[Entries taken from a collection]
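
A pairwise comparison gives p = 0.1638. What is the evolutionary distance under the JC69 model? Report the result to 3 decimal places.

d = −(3/4) ln(1 − 4p/3) = −0.75 ln(1 − 0.2184) = −0.75 ln(0.7816)
  = −0.75 × (-0.246412) = 0.184809 substitutions/site.

0.185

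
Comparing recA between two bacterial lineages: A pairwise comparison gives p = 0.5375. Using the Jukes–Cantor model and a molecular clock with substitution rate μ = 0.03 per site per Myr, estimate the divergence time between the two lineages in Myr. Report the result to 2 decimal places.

15.76

d = −(3/4) ln(1 − 4p/3) = −0.75 ln(1 − 0.716667) = −0.75 ln(0.283333)
  = −0.75 × (-1.261132) = 0.945849 substitutions/site.
Under a molecular clock d = 2μt, so t = d/(2μ) = 0.945849 / (2 × 0.03) = 15.76 Myr.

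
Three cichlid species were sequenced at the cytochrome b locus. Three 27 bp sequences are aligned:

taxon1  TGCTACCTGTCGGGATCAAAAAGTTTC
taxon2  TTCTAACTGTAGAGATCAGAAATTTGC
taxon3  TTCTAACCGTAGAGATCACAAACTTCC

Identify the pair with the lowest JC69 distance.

taxon1–taxon2: 7/27 differ, p = 0.259, d = 0.318.
taxon1–taxon3: 8/27 differ, p = 0.296, d = 0.377.
taxon2–taxon3: 4/27 differ, p = 0.148, d = 0.165.
The smallest distance is between taxon2 and taxon3.

taxon2 and taxon3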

> WHAT TO PRODUCE
Keep only the lines from the one containing "Identify the pair" to the end of the entries, and repeat them exactly.

> WRITTEN RESPONSE
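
Identify the pair with the lowest JC69 distance.

taxon1–taxon2: 7/27 differ, p = 0.259, d = 0.318.
taxon1–taxon3: 8/27 differ, p = 0.296, d = 0.377.
taxon2–taxon3: 4/27 differ, p = 0.148, d = 0.165.
The smallest distance is between taxon2 and taxon3.

taxon2 and taxon3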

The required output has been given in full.